Assigned task
Your answer should hold every line of the records below that contains the string "divided".

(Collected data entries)
========================================
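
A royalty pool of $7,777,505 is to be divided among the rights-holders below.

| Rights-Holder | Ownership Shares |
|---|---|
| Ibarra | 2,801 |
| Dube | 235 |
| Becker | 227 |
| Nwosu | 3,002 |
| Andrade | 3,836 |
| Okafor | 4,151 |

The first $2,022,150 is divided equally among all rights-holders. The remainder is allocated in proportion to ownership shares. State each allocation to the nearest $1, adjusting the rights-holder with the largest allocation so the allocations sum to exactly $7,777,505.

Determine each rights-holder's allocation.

Ibarra: $1,468,147; Dube: $431,925; Becker: $428,694; Nwosu: $1,549,316; Andrade: $1,886,109; Okafor: $2,013,314

$2,022,150 shared equally gives $337,025 per rights-holder.
Remainder $5,755,355 by ownership shares (total 14,252): Ibarra 1,131,121.90 → $1,131,122; Dube 94,899.55 → $94,900; Becker 91,668.93 → $91,669; Nwosu 1,212,291.31 → $1,212,291; Andrade 1,549,083.76 → $1,549,084; Okafor 1,676,289.55 → $1,676,290.
Rounding difference −$1 on remainder applied to Okafor.
Totals: Ibarra $337,025 + $1,131,122 = $1,468,147; Dube $337,025 + $94,900 = $431,925; Becker $337,025 + $91,669 = $428,694; Nwosu $337,025 + $1,212,291 = $1,549,316; Andrade $337,025 + $1,549,084 = $1,886,109; Okafor $337,025 + $1,676,289 = $2,013,314.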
========================================
Solution to this problem
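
A royalty pool of $7,777,505 is to be divided among the rights-holders below.
The first $2,022,150 is divided equally among all rights-holders. The remainder is allocated in proportion to ownership shares. State each allocation to the nearest $1, adjusting the rights-holder with the largest allocation so the allocations sum to exactly $7,777,505.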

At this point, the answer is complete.